What is needed. Reproduce every entry exactly as shown.

(Saved data entries)
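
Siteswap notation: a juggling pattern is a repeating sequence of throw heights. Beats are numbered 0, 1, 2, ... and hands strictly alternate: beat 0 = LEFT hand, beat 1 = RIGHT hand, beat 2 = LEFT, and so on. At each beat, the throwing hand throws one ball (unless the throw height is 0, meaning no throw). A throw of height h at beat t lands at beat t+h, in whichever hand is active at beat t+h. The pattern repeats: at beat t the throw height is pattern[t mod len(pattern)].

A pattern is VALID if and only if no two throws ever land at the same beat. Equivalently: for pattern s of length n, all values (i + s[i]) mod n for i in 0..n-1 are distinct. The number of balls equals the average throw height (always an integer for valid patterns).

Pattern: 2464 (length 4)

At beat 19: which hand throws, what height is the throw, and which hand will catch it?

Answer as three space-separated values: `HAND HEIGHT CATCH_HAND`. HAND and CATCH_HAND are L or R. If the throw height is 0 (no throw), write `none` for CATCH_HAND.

Beat 19: 19 mod 2 = 1, so hand = R
Throw height = pattern[19 mod 4] = pattern[3] = 4
Lands at beat 19+4=23, 23 mod 2 = 1, so catch hand = R

Answer: R 4 R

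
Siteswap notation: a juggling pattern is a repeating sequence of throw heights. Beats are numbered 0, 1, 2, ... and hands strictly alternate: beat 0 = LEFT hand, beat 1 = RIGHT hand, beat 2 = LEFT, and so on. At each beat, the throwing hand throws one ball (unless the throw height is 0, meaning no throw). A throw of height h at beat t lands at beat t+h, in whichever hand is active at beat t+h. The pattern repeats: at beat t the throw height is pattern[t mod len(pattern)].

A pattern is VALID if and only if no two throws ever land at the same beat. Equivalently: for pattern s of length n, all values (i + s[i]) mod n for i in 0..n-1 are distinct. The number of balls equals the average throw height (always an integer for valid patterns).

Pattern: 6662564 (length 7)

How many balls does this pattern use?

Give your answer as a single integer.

Answer: 5

Derivation:
Pattern = [6, 6, 6, 2, 5, 6, 4], length n = 7
  position 0: throw height = 6, running sum = 6
  position 1: throw height = 6, running sum = 12
  position 2: throw height = 6, running sum = 18
  position 3: throw height = 2, running sum = 20
  position 4: throw height = 5, running sum = 25
  position 5: throw height = 6, running sum = 31
  position 6: throw height = 4, running sum = 35
Total sum = 35; balls = sum / n = 35 / 7 = 5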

Result of this exercise.
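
Siteswap notation: a juggling pattern is a repeating sequence of throw heights. Beats are numbered 0, 1, 2, ... and hands strictly alternate: beat 0 = LEFT hand, beat 1 = RIGHT hand, beat 2 = LEFT, and so on. At each beat, the throwing hand throws one ball (unless the throw height is 0, meaning no throw). A throw of height h at beat t lands at beat t+h, in whichever hand is active at beat t+h. The pattern repeats: at beat t the throw height is pattern[t mod len(pattern)].

A pattern is VALID if and only if no two throws ever land at the same beat. Equivalently: for pattern s of length n, all values (i + s[i]) mod n for i in 0..n-1 are distinct. The number of balls equals the average throw height (always an integer for valid patterns).

Pattern: 2464 (length 4)

At beat 19: which hand throws, what height is the throw, and which hand will catch it?

Answer as three space-separated values: `HAND HEIGHT CATCH_HAND`. HAND and CATCH_HAND are L or R. If the throw height is 0 (no throw), write `none` for CATCH_HAND.

Beat 19: 19 mod 2 = 1, so hand = R
Throw height = pattern[19 mod 4] = pattern[3] = 4
Lands at beat 19+4=23, 23 mod 2 = 1, so catch hand = R

Answer: R 4 R

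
Siteswap notation: a juggling pattern is a repeating sequence of throw heights. Beats are numbered 0, 1, 2, ... and hands strictly alternate: beat 0 = LEFT hand, beat 1 = RIGHT hand, beat 2 = LEFT, and so on. At each beat, the throwing hand throws one ball (unless the throw height is 0, meaning no throw). A throw of height h at beat t lands at beat t+h, in whichever hand is active at beat t+h. The pattern repeats: at beat t the throw height is pattern[t mod len(pattern)].

A pattern is VALID if and only if no two throws ever land at the same beat. Equivalently: for pattern s of length n, all values (i + s[i]) mod n for i in 0..n-1 are distinct. The number of balls equals the average throw height (always an integer for valid patterns).

Pattern: 6662564 (length 7)

How many balls does this pattern use?

Give your answer as a single integer.

Answer: 5

Derivation:
Pattern = [6, 6, 6, 2, 5, 6, 4], length n = 7
  position 0: throw height = 6, running sum = 6
  position 1: throw height = 6, running sum = 12
  position 2: throw height = 6, running sum = 18
  position 3: throw height = 2, running sum = 20
  position 4: throw height = 5, running sum = 25
  position 5: throw height = 6, running sum = 31
  position 6: throw height = 4, running sum = 35
Total sum = 35; balls = sum / n = 35 / 7 = 5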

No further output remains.